(Collected data)
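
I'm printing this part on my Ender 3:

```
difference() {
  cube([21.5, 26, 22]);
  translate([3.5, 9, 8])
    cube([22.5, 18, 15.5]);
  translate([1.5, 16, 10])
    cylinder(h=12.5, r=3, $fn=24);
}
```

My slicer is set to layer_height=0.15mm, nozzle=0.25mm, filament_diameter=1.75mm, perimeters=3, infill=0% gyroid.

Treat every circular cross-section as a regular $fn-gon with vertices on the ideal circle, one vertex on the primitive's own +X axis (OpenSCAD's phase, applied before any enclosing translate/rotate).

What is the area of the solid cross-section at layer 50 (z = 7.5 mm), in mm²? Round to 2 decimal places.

At z = 7.5 mm: the cube is present — its section is the full 21.5×26 rectangle (area 559.00 mm²); the cube at (3.5, 9) is absent (z outside [8, 23.5]); the cylinder at (1.5, 16) is not intersected at this z (z outside [10, 22.5]); Taking the first minus the rest: none of the subtracted shapes is present at this height, so the 21.5×26 cube is unchanged — area = 559.00 mm². Overall, the cross-section is a single solid region. Net area = 559.00 mm².

559.00 mm²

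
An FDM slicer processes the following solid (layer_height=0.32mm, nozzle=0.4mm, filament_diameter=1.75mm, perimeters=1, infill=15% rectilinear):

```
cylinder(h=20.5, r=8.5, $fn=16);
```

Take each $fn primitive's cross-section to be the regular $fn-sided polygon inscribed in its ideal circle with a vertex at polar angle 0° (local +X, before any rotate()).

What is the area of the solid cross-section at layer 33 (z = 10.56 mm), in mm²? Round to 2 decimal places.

221.19 mm²

At z = 10.56 mm: the r=8.5 cylinder gives a regular 16-gon of circumradius 8.5 (constant along its height) (area = (16/2)·8.500²·sin(360°/16) = 221.19 mm²). Overall, the cross-section is a single solid region. Net area = 221.19 mm².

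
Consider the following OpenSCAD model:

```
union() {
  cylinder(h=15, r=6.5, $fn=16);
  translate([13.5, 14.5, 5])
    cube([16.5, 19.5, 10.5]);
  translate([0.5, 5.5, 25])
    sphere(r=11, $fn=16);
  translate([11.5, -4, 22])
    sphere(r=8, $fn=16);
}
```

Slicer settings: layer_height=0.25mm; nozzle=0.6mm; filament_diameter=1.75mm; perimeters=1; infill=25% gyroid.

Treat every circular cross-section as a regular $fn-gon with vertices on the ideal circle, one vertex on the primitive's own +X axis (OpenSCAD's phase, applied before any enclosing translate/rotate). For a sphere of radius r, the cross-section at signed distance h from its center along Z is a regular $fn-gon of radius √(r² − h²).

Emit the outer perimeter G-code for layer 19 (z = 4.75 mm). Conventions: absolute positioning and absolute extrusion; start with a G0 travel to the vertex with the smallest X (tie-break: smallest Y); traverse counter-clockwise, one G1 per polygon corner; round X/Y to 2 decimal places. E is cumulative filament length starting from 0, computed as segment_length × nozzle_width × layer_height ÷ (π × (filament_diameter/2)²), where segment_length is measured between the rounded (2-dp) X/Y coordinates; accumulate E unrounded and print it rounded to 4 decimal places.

At z = 4.75 mm: the r=6.5 cylinder gives a regular 16-gon of circumradius 6.5 (constant along its height); the cube at (13.5, 14.5) does not reach this height (z outside [5, 15.5]); the sphere at (0.5, 5.5) is absent (|z−center|=20.250 > r=11); the sphere at (11.5, -4) is not intersected at this z (|z−center|=17.250 > r=8); Merging all regions: only the r=6.5 cylinder is present, so the union is just that shape — 1 connected region. The outline is a single polygon with 16 vertices. Extrusion per mm of travel: 0.6 × 0.25 / (π × 0.875²) = 0.062363. Accumulating E over each segment gives final E = 2.5322.

G0 X-6.50 Y0.00 Z4.75
G1 X-6.01 Y-2.49 E0.1583
G1 X-4.60 Y-4.60 E0.3165
G1 X-2.49 Y-6.01 E0.4748
G1 X0.00 Y-6.50 E0.6330
G1 X2.49 Y-6.01 E0.7913
G1 X4.60 Y-4.60 E0.9496
G1 X6.01 Y-2.49 E1.1078
G1 X6.50 Y0.00 E1.2661
G1 X6.01 Y2.49 E1.4244
G1 X4.60 Y4.60 E1.5826
G1 X2.49 Y6.01 E1.7409
G1 X0.00 Y6.50 E1.8991
G1 X-2.49 Y6.01 E2.0574
G1 X-4.60 Y4.60 E2.2157
G1 X-6.01 Y2.49 E2.3739
G1 X-6.50 Y0.00 E2.5322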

__Try it__
Copy the data above in full, character for character.

__Written reply__
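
I'm printing this part on my Ender 3:

```
difference() {
  cube([21.5, 26, 22]);
  translate([3.5, 9, 8])
    cube([22.5, 18, 15.5]);
  translate([1.5, 16, 10])
    cylinder(h=12.5, r=3, $fn=24);
}
```

My slicer is set to layer_height=0.15mm, nozzle=0.25mm, filament_diameter=1.75mm, perimeters=3, infill=0% gyroid.

Treat every circular cross-section as a regular $fn-gon with vertices on the ideal circle, one vertex on the primitive's own +X axis (OpenSCAD's phase, applied before any enclosing translate/rotate).

What is the area of the solid cross-section at layer 50 (z = 7.5 mm), in mm²? Round to 2 decimal places.

At z = 7.5 mm: the cube is present — its section is the full 21.5×26 rectangle (area 559.00 mm²); the cube at (3.5, 9) is absent (z outside [8, 23.5]); the cylinder at (1.5, 16) is not intersected at this z (z outside [10, 22.5]); Taking the first minus the rest: none of the subtracted shapes is present at this height, so the 21.5×26 cube is unchanged — area = 559.00 mm². Overall, the cross-section is a single solid region. Net area = 559.00 mm².

559.00 mm²

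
An FDM slicer processes the following solid (layer_height=0.32mm, nozzle=0.4mm, filament_diameter=1.75mm, perimeters=1, infill=15% rectilinear):

```
cylinder(h=20.5, r=8.5, $fn=16);
```

Take each $fn primitive's cross-section to be the regular $fn-sided polygon inscribed in its ideal circle with a vertex at polar angle 0° (local +X, before any rotate()).

What is the area of the solid cross-section at layer 33 (z = 10.56 mm), in mm²? Round to 2 decimal places.

221.19 mm²

At z = 10.56 mm: the r=8.5 cylinder gives a regular 16-gon of circumradius 8.5 (constant along its height) (area = (16/2)·8.500²·sin(360°/16) = 221.19 mm²). Overall, the cross-section is a single solid region. Net area = 221.19 mm².

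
Consider the following OpenSCAD model:

```
union() {
  cylinder(h=15, r=6.5, $fn=16);
  translate([13.5, 14.5, 5])
    cube([16.5, 19.5, 10.5]);
  translate([0.5, 5.5, 25])
    sphere(r=11, $fn=16);
  translate([11.5, -4, 22])
    sphere(r=8, $fn=16);
}
```

Slicer settings: layer_height=0.25mm; nozzle=0.6mm; filament_diameter=1.75mm; perimeters=1; infill=25% gyroid.

Treat every circular cross-section as a regular $fn-gon with vertices on the ideal circle, one vertex on the primitive's own +X axis (OpenSCAD's phase, applied before any enclosing translate/rotate). For a sphere of radius r, the cross-section at signed distance h from its center along Z is a regular $fn-gon of radius √(r² − h²).

Emit the outer perimeter G-code for layer 19 (z = 4.75 mm). Conventions: absolute positioning and absolute extrusion; start with a G0 travel to the vertex with the smallest X (tie-break: smallest Y); traverse counter-clockwise, one G1 per polygon corner; round X/Y to 2 decimal places. E is cumulative filament length starting from 0, computed as segment_length × nozzle_width × layer_height ÷ (π × (filament_diameter/2)²), where segment_length is measured between the rounded (2-dp) X/Y coordinates; accumulate E unrounded and print it rounded to 4 decimal places.

At z = 4.75 mm: the r=6.5 cylinder gives a regular 16-gon of circumradius 6.5 (constant along its height); the cube at (13.5, 14.5) does not reach this height (z outside [5, 15.5]); the sphere at (0.5, 5.5) is absent (|z−center|=20.250 > r=11); the sphere at (11.5, -4) is not intersected at this z (|z−center|=17.250 > r=8); Merging all regions: only the r=6.5 cylinder is present, so the union is just that shape — 1 connected region. The outline is a single polygon with 16 vertices. Extrusion per mm of travel: 0.6 × 0.25 / (π × 0.875²) = 0.062363. Accumulating E over each segment gives final E = 2.5322.

G0 X-6.50 Y0.00 Z4.75
G1 X-6.01 Y-2.49 E0.1583
G1 X-4.60 Y-4.60 E0.3165
G1 X-2.49 Y-6.01 E0.4748
G1 X0.00 Y-6.50 E0.6330
G1 X2.49 Y-6.01 E0.7913
G1 X4.60 Y-4.60 E0.9496
G1 X6.01 Y-2.49 E1.1078
G1 X6.50 Y0.00 E1.2661
G1 X6.01 Y2.49 E1.4244
G1 X4.60 Y4.60 E1.5826
G1 X2.49 Y6.01 E1.7409
G1 X0.00 Y6.50 E1.8991
G1 X-2.49 Y6.01 E2.0574
G1 X-4.60 Y4.60 E2.2157
G1 X-6.01 Y2.49 E2.3739
G1 X-6.50 Y0.00 E2.5322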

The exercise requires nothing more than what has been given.